__Dataset records__:

◆ ◆ ◆ ◆

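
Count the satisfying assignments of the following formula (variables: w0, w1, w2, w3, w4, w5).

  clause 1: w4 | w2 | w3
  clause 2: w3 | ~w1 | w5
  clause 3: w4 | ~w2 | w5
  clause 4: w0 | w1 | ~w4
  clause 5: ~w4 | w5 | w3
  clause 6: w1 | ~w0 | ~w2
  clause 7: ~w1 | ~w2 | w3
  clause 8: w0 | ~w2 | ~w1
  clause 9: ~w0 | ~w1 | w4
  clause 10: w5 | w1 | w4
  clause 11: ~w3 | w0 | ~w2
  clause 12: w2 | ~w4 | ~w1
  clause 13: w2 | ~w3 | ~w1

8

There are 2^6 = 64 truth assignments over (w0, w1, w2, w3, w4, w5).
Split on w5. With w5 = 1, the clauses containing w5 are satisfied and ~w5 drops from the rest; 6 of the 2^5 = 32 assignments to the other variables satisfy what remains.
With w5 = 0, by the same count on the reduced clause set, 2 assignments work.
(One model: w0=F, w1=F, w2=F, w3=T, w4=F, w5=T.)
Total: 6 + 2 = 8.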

◆ ◆ ◆ ◆

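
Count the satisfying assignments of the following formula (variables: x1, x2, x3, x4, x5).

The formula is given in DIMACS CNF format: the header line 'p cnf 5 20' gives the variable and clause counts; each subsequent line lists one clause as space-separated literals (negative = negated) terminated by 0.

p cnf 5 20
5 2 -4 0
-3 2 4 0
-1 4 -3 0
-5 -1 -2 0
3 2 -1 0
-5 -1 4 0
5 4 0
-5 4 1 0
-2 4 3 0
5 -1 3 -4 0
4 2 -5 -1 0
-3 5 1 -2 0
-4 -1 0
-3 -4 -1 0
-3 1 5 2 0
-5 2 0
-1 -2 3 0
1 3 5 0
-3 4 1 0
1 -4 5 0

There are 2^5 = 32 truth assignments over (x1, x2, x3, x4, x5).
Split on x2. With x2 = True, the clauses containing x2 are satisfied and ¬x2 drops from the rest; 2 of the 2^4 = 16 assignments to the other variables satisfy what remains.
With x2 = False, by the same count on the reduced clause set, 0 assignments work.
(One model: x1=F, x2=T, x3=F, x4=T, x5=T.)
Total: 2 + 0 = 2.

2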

◆ ◆ ◆ ◆

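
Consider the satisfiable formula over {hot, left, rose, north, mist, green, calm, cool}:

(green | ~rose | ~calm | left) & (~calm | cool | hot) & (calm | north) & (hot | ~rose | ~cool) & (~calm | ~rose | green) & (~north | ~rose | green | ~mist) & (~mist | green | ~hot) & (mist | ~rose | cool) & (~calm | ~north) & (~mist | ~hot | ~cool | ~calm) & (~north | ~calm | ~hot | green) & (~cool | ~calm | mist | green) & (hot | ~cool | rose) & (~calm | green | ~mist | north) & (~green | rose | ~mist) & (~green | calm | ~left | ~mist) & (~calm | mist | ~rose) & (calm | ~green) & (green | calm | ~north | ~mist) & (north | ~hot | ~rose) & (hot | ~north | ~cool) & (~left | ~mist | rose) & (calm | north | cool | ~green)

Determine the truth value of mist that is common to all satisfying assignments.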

◆ ◆ ◆ ◆

__Work order__:
Only the lines above from the one with "(variables: w0, w1, w2, w3, w4, w5)." up to and including the one with "clause 12: w2 | ~w4 | ~w1" should be repeated, exactly as written.

__Completed exercise__:
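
Count the satisfying assignments of the following formula (variables: w0, w1, w2, w3, w4, w5).

  clause 1: w4 | w2 | w3
  clause 2: w3 | ~w1 | w5
  clause 3: w4 | ~w2 | w5
  clause 4: w0 | w1 | ~w4
  clause 5: ~w4 | w5 | w3
  clause 6: w1 | ~w0 | ~w2
  clause 7: ~w1 | ~w2 | w3
  clause 8: w0 | ~w2 | ~w1
  clause 9: ~w0 | ~w1 | w4
  clause 10: w5 | w1 | w4
  clause 11: ~w3 | w0 | ~w2
  clause 12: w2 | ~w4 | ~w1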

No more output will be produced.